Segment Open

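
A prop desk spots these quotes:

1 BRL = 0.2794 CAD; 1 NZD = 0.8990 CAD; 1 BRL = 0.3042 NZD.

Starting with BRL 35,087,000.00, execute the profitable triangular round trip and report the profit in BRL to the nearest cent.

Profitable loop is BRL → CAD → NZD → BRL:
BRL 35,087,000.00 × 0.2794 = CAD 9,803,307.80
CAD 9,803,307.80 ÷ 0.8990 = NZD 10,904,680.53
NZD 10,904,680.53 ÷ 0.3042 = BRL 35,847,076.05
Profit = BRL 35,847,076.05 − BRL 35,087,000.00

Profit: BRL 760,076.05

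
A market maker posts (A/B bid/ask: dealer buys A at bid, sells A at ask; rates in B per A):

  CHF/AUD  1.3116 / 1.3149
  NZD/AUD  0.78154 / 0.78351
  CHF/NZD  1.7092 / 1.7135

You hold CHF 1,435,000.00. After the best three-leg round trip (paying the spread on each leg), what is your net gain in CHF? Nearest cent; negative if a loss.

Net profit: CHF 22,817.87

Best loop CHF → NZD → AUD → CHF:
CHF 1,435,000.00 × 1.7092 (sell CHF at bid) = NZD 2,452,702.00
NZD 2,452,702.00 × 0.78154 (sell NZD at bid) = AUD 1,916,884.72
AUD 1,916,884.72 ÷ 1.3149 (buy CHF at ask) = CHF 1,457,817.87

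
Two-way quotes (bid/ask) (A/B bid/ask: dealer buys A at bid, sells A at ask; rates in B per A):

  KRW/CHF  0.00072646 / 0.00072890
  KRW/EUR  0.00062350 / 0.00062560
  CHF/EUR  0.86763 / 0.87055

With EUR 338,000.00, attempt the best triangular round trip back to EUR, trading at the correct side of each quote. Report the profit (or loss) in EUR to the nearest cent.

Best loop EUR → KRW → CHF → EUR:
EUR 338,000.00 ÷ 0.00062560 (buy KRW at ask) = KRW 540,281,330
KRW 540,281,330 × 0.00072646 (sell KRW at bid) = CHF 392,492.77
CHF 392,492.77 × 0.86763 (sell CHF at bid) = EUR 340,538.51

Net profit: EUR 2,538.51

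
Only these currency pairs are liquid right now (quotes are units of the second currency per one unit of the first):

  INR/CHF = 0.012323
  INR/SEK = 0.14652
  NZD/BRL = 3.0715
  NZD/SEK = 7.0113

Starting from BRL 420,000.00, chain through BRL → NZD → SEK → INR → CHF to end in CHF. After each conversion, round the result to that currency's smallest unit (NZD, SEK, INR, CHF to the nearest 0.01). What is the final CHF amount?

BRL 420,000.00 ÷ 3.0715 = NZD 136,741.01
NZD 136,741.01 × 7.0113 = SEK 958,732.24
SEK 958,732.24 ÷ 0.14652 = INR 6,543,354.08
INR 6,543,354.08 × 0.012323 = CHF 80,633.75

CHF 80,633.75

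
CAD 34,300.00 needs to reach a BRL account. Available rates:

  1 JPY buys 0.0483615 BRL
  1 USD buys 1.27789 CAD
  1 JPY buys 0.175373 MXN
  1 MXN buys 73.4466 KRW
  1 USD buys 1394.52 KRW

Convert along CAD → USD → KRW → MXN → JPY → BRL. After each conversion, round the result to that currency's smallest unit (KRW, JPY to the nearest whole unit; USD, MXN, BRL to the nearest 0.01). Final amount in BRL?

BRL 140,537.02

CAD 34,300.00 ÷ 1.27789 = USD 26,841.12
USD 26,841.12 × 1394.52 = KRW 37,430,479
KRW 37,430,479 ÷ 73.4466 = MXN 509,628.48
MXN 509,628.48 ÷ 0.175373 = JPY 2,905,969
JPY 2,905,969 × 0.0483615 = BRL 140,537.02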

Segment Closed

* [Work to be completed] Without changing anything, repeat every record above.

* [Solution for this exercise]
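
A prop desk spots these quotes:

1 BRL = 0.2794 CAD; 1 NZD = 0.8990 CAD; 1 BRL = 0.3042 NZD.

Starting with BRL 35,087,000.00, execute the profitable triangular round trip and report the profit in BRL to the nearest cent.

Profitable loop is BRL → CAD → NZD → BRL:
BRL 35,087,000.00 × 0.2794 = CAD 9,803,307.80
CAD 9,803,307.80 ÷ 0.8990 = NZD 10,904,680.53
NZD 10,904,680.53 ÷ 0.3042 = BRL 35,847,076.05
Profit = BRL 35,847,076.05 − BRL 35,087,000.00

Profit: BRL 760,076.05

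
A market maker posts (A/B bid/ask: dealer buys A at bid, sells A at ask; rates in B per A):

  CHF/AUD  1.3116 / 1.3149
  NZD/AUD  0.78154 / 0.78351
  CHF/NZD  1.7092 / 1.7135

You hold CHF 1,435,000.00. After the best three-leg round trip (paying the spread on each leg), what is your net gain in CHF? Nearest cent; negative if a loss.

Net profit: CHF 22,817.87

Best loop CHF → NZD → AUD → CHF:
CHF 1,435,000.00 × 1.7092 (sell CHF at bid) = NZD 2,452,702.00
NZD 2,452,702.00 × 0.78154 (sell NZD at bid) = AUD 1,916,884.72
AUD 1,916,884.72 ÷ 1.3149 (buy CHF at ask) = CHF 1,457,817.87

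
Two-way quotes (bid/ask) (A/B bid/ask: dealer buys A at bid, sells A at ask; rates in B per A):

  KRW/CHF  0.00072646 / 0.00072890
  KRW/EUR  0.00062350 / 0.00062560
  CHF/EUR  0.86763 / 0.87055

With EUR 338,000.00, attempt the best triangular round trip back to EUR, trading at the correct side of each quote. Report the profit (or loss) in EUR to the nearest cent.

Best loop EUR → KRW → CHF → EUR:
EUR 338,000.00 ÷ 0.00062560 (buy KRW at ask) = KRW 540,281,330
KRW 540,281,330 × 0.00072646 (sell KRW at bid) = CHF 392,492.77
CHF 392,492.77 × 0.86763 (sell CHF at bid) = EUR 340,538.51

Net profit: EUR 2,538.51

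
Only these currency pairs are liquid right now (quotes are units of the second currency per one unit of the first):

  INR/CHF = 0.012323
  INR/SEK = 0.14652
  NZD/BRL = 3.0715
  NZD/SEK = 7.0113

Starting from BRL 420,000.00, chain through BRL → NZD → SEK → INR → CHF to end in CHF. After each conversion, round the result to that currency's smallest unit (NZD, SEK, INR, CHF to the nearest 0.01). What is the final CHF amount?

BRL 420,000.00 ÷ 3.0715 = NZD 136,741.01
NZD 136,741.01 × 7.0113 = SEK 958,732.24
SEK 958,732.24 ÷ 0.14652 = INR 6,543,354.08
INR 6,543,354.08 × 0.012323 = CHF 80,633.75

CHF 80,633.75

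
CAD 34,300.00 needs to reach a BRL account. Available rates:

  1 JPY buys 0.0483615 BRL
  1 USD buys 1.27789 CAD
  1 JPY buys 0.175373 MXN
  1 MXN buys 73.4466 KRW
  1 USD buys 1394.52 KRW

Convert along CAD → USD → KRW → MXN → JPY → BRL. After each conversion, round the result to that currency's smallest unit (KRW, JPY to the nearest whole unit; USD, MXN, BRL to the nearest 0.01). Final amount in BRL?

BRL 140,537.02

CAD 34,300.00 ÷ 1.27789 = USD 26,841.12
USD 26,841.12 × 1394.52 = KRW 37,430,479
KRW 37,430,479 ÷ 73.4466 = MXN 509,628.48
MXN 509,628.48 ÷ 0.175373 = JPY 2,905,969
JPY 2,905,969 × 0.0483615 = BRL 140,537.02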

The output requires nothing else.